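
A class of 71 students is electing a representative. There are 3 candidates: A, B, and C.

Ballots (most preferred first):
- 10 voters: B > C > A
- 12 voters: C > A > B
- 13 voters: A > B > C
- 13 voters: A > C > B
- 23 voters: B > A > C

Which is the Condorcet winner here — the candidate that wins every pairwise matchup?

A vs B: 38–33
A vs C: 49–22
A beats every other candidate.

A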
+ + + +
Required work:
Reproduce every entry above exactly as it was written.

Exercise solution:
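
A class of 71 students is electing a representative. There are 3 candidates: A, B, and C.

Ballots (most preferred first):
- 10 voters: B > C > A
- 12 voters: C > A > B
- 13 voters: A > B > C
- 13 voters: A > C > B
- 23 voters: B > A > C

Which is the Condorcet winner here — the candidate that wins every pairwise matchup?

A vs B: 38–33
A vs C: 49–22
A beats every other candidate.

A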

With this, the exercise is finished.